# Requirement
Nothing should be dropped or changed: copy every line of the listing.

[[ Source material, beginning ]]

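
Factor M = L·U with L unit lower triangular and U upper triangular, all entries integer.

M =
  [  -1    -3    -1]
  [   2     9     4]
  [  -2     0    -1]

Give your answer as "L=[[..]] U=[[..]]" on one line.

L=[[1,0,0],[-2,1,0],[2,2,1]] U=[[-1,-3,-1],[0,3,2],[0,0,-3]]

  row1 -= -2·row0 → [0,3,2]
  row2 -= 2·row0 → [0,6,1]
  row2 -= 2·row1 → [0,0,-3]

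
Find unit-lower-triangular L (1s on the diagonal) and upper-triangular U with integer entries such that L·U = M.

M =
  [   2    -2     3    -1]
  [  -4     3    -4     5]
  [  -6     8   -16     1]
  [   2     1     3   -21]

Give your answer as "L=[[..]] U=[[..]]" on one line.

  r1 -= -2·r0 → [0,-1,2,3]
  r2 -= -3·r0 → [0,2,-7,-2]
  r3 -= 1·r0 → [0,3,0,-20]
  r2 -= -2·r1 → [0,0,-3,4]
  r3 -= -3·r1 → [0,0,6,-11]
  r3 -= -2·r2 → [0,0,0,-3]

L=[[1,0,0,0],[-2,1,0,0],[-3,-2,1,0],[1,-3,-2,1]] U=[[2,-2,3,-1],[0,-1,2,3],[0,0,-3,4],[0,0,0,-3]]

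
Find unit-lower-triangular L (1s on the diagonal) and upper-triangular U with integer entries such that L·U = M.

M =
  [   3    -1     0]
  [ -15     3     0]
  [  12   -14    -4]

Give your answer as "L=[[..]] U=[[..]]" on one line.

L=[[1,0,0],[-5,1,0],[4,5,1]] U=[[3,-1,0],[0,-2,0],[0,0,-4]]

  row1 -= -5·row0 → [0,-2,0]
  row2 -= 4·row0 → [0,-10,-4]
  row2 -= 5·row1 → [0,0,-4]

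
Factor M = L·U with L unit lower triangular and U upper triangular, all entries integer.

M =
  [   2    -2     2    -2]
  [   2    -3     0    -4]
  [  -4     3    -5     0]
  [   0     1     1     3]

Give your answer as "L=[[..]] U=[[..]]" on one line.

L=[[1,0,0,0],[1,1,0,0],[-2,1,1,0],[0,-1,-1,1]] U=[[2,-2,2,-2],[0,-1,-2,-2],[0,0,1,-2],[0,0,0,-1]]

  r1 -= 1·r0 → [0,-1,-2,-2]
  r2 -= -2·r0 → [0,-1,-1,-4]
  r3 -= 0·r0 → [0,1,1,3]
  r2 -= 1·r1 → [0,0,1,-2]
  r3 -= -1·r1 → [0,0,-1,1]
  r3 -= -1·r2 → [0,0,0,-1]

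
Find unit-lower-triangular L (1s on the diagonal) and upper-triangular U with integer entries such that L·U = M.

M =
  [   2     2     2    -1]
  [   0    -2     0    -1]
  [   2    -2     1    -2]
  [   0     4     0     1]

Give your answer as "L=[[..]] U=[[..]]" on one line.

L=[[1,0,0,0],[0,1,0,0],[1,2,1,0],[0,-2,0,1]] U=[[2,2,2,-1],[0,-2,0,-1],[0,0,-1,1],[0,0,0,-1]]

  R1 -= 0·R0 → [0,-2,0,-1]
  R2 -= 1·R0 → [0,-4,-1,-1]
  R3 -= 0·R0 → [0,4,0,1]
  R2 -= 2·R1 → [0,0,-1,1]
  R3 -= -2·R1 → [0,0,0,-1]
  R3 -= 0·R2 → [0,0,0,-1]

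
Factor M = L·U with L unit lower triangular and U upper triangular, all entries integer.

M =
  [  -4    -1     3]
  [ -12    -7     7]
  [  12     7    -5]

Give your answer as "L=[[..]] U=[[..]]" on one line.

  row1 -= 3·row0 → [0,-4,-2]
  row2 -= -3·row0 → [0,4,4]
  row2 -= -1·row1 → [0,0,2]

L=[[1,0,0],[3,1,0],[-3,-1,1]] U=[[-4,-1,3],[0,-4,-2],[0,0,2]]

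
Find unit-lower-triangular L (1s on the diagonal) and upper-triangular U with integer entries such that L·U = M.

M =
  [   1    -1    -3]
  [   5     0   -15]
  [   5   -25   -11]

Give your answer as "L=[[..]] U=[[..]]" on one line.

L=[[1,0,0],[5,1,0],[5,-4,1]] U=[[1,-1,-3],[0,5,0],[0,0,4]]

  R1 -= 5·R0 → [0,5,0]
  R2 -= 5·R0 → [0,-20,4]
  R2 -= -4·R1 → [0,0,4]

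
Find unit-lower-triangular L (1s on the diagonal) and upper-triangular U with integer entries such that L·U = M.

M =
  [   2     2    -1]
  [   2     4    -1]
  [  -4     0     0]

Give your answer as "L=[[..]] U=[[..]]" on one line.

  R1 -= 1·R0 → [0,2,0]
  R2 -= -2·R0 → [0,4,-2]
  R2 -= 2·R1 → [0,0,-2]

L=[[1,0,0],[1,1,0],[-2,2,1]] U=[[2,2,-1],[0,2,0],[0,0,-2]]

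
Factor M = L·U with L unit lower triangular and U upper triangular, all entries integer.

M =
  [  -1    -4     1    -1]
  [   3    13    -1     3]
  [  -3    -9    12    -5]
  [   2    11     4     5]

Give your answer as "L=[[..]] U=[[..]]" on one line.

  R1 -= -3·R0 → [0,1,2,0]
  R2 -= 3·R0 → [0,3,9,-2]
  R3 -= -2·R0 → [0,3,6,3]
  R2 -= 3·R1 → [0,0,3,-2]
  R3 -= 3·R1 → [0,0,0,3]
  R3 -= 0·R2 → [0,0,0,3]

L=[[1,0,0,0],[-3,1,0,0],[3,3,1,0],[-2,3,0,1]] U=[[-1,-4,1,-1],[0,1,2,0],[0,0,3,-2],[0,0,0,3]]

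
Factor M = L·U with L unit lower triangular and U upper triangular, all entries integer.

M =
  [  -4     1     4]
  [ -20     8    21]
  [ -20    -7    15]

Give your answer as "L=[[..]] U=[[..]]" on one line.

  row1 -= 5·row0 → [0,3,1]
  row2 -= 5·row0 → [0,-12,-5]
  row2 -= -4·row1 → [0,0,-1]

L=[[1,0,0],[5,1,0],[5,-4,1]] U=[[-4,1,4],[0,3,1],[0,0,-1]]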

[[ Source material, end ]]

# Exercise response
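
Factor M = L·U with L unit lower triangular and U upper triangular, all entries integer.

M =
  [  -1    -3    -1]
  [   2     9     4]
  [  -2     0    -1]

Give your answer as "L=[[..]] U=[[..]]" on one line.

L=[[1,0,0],[-2,1,0],[2,2,1]] U=[[-1,-3,-1],[0,3,2],[0,0,-3]]

  row1 -= -2·row0 → [0,3,2]
  row2 -= 2·row0 → [0,6,1]
  row2 -= 2·row1 → [0,0,-3]

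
Find unit-lower-triangular L (1s on the diagonal) and upper-triangular U with integer entries such that L·U = M.

M =
  [   2    -2     3    -1]
  [  -4     3    -4     5]
  [  -6     8   -16     1]
  [   2     1     3   -21]

Give your answer as "L=[[..]] U=[[..]]" on one line.

  r1 -= -2·r0 → [0,-1,2,3]
  r2 -= -3·r0 → [0,2,-7,-2]
  r3 -= 1·r0 → [0,3,0,-20]
  r2 -= -2·r1 → [0,0,-3,4]
  r3 -= -3·r1 → [0,0,6,-11]
  r3 -= -2·r2 → [0,0,0,-3]

L=[[1,0,0,0],[-2,1,0,0],[-3,-2,1,0],[1,-3,-2,1]] U=[[2,-2,3,-1],[0,-1,2,3],[0,0,-3,4],[0,0,0,-3]]

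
Find unit-lower-triangular L (1s on the diagonal) and upper-triangular U with integer entries such that L·U = M.

M =
  [   3    -1     0]
  [ -15     3     0]
  [  12   -14    -4]

Give your answer as "L=[[..]] U=[[..]]" on one line.

L=[[1,0,0],[-5,1,0],[4,5,1]] U=[[3,-1,0],[0,-2,0],[0,0,-4]]

  row1 -= -5·row0 → [0,-2,0]
  row2 -= 4·row0 → [0,-10,-4]
  row2 -= 5·row1 → [0,0,-4]

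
Factor M = L·U with L unit lower triangular and U upper triangular, all entries integer.

M =
  [   2    -2     2    -2]
  [   2    -3     0    -4]
  [  -4     3    -5     0]
  [   0     1     1     3]

Give your answer as "L=[[..]] U=[[..]]" on one line.

L=[[1,0,0,0],[1,1,0,0],[-2,1,1,0],[0,-1,-1,1]] U=[[2,-2,2,-2],[0,-1,-2,-2],[0,0,1,-2],[0,0,0,-1]]

  r1 -= 1·r0 → [0,-1,-2,-2]
  r2 -= -2·r0 → [0,-1,-1,-4]
  r3 -= 0·r0 → [0,1,1,3]
  r2 -= 1·r1 → [0,0,1,-2]
  r3 -= -1·r1 → [0,0,-1,1]
  r3 -= -1·r2 → [0,0,0,-1]

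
Find unit-lower-triangular L (1s on the diagonal) and upper-triangular U with integer entries such that L·U = M.

M =
  [   2     2     2    -1]
  [   0    -2     0    -1]
  [   2    -2     1    -2]
  [   0     4     0     1]

Give your answer as "L=[[..]] U=[[..]]" on one line.

L=[[1,0,0,0],[0,1,0,0],[1,2,1,0],[0,-2,0,1]] U=[[2,2,2,-1],[0,-2,0,-1],[0,0,-1,1],[0,0,0,-1]]

  R1 -= 0·R0 → [0,-2,0,-1]
  R2 -= 1·R0 → [0,-4,-1,-1]
  R3 -= 0·R0 → [0,4,0,1]
  R2 -= 2·R1 → [0,0,-1,1]
  R3 -= -2·R1 → [0,0,0,-1]
  R3 -= 0·R2 → [0,0,0,-1]

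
Factor M = L·U with L unit lower triangular and U upper triangular, all entries integer.

M =
  [  -4    -1     3]
  [ -12    -7     7]
  [  12     7    -5]

Give your answer as "L=[[..]] U=[[..]]" on one line.

  row1 -= 3·row0 → [0,-4,-2]
  row2 -= -3·row0 → [0,4,4]
  row2 -= -1·row1 → [0,0,2]

L=[[1,0,0],[3,1,0],[-3,-1,1]] U=[[-4,-1,3],[0,-4,-2],[0,0,2]]

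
Find unit-lower-triangular L (1s on the diagonal) and upper-triangular U with integer entries such that L·U = M.

M =
  [   1    -1    -3]
  [   5     0   -15]
  [   5   -25   -11]

Give your answer as "L=[[..]] U=[[..]]" on one line.

L=[[1,0,0],[5,1,0],[5,-4,1]] U=[[1,-1,-3],[0,5,0],[0,0,4]]

  R1 -= 5·R0 → [0,5,0]
  R2 -= 5·R0 → [0,-20,4]
  R2 -= -4·R1 → [0,0,4]

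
Find unit-lower-triangular L (1s on the diagonal) and upper-triangular U with integer entries such that L·U = M.

M =
  [   2     2    -1]
  [   2     4    -1]
  [  -4     0     0]

Give your answer as "L=[[..]] U=[[..]]" on one line.

  R1 -= 1·R0 → [0,2,0]
  R2 -= -2·R0 → [0,4,-2]
  R2 -= 2·R1 → [0,0,-2]

L=[[1,0,0],[1,1,0],[-2,2,1]] U=[[2,2,-1],[0,2,0],[0,0,-2]]

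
Factor M = L·U with L unit lower triangular and U upper triangular, all entries integer.

M =
  [  -1    -4     1    -1]
  [   3    13    -1     3]
  [  -3    -9    12    -5]
  [   2    11     4     5]

Give your answer as "L=[[..]] U=[[..]]" on one line.

  R1 -= -3·R0 → [0,1,2,0]
  R2 -= 3·R0 → [0,3,9,-2]
  R3 -= -2·R0 → [0,3,6,3]
  R2 -= 3·R1 → [0,0,3,-2]
  R3 -= 3·R1 → [0,0,0,3]
  R3 -= 0·R2 → [0,0,0,3]

L=[[1,0,0,0],[-3,1,0,0],[3,3,1,0],[-2,3,0,1]] U=[[-1,-4,1,-1],[0,1,2,0],[0,0,3,-2],[0,0,0,3]]

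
Factor M = L·U with L unit lower triangular and U upper triangular, all entries integer.

M =
  [  -4     1     4]
  [ -20     8    21]
  [ -20    -7    15]

Give your answer as "L=[[..]] U=[[..]]" on one line.

  row1 -= 5·row0 → [0,3,1]
  row2 -= 5·row0 → [0,-12,-5]
  row2 -= -4·row1 → [0,0,-1]

L=[[1,0,0],[5,1,0],[5,-4,1]] U=[[-4,1,4],[0,3,1],[0,0,-1]]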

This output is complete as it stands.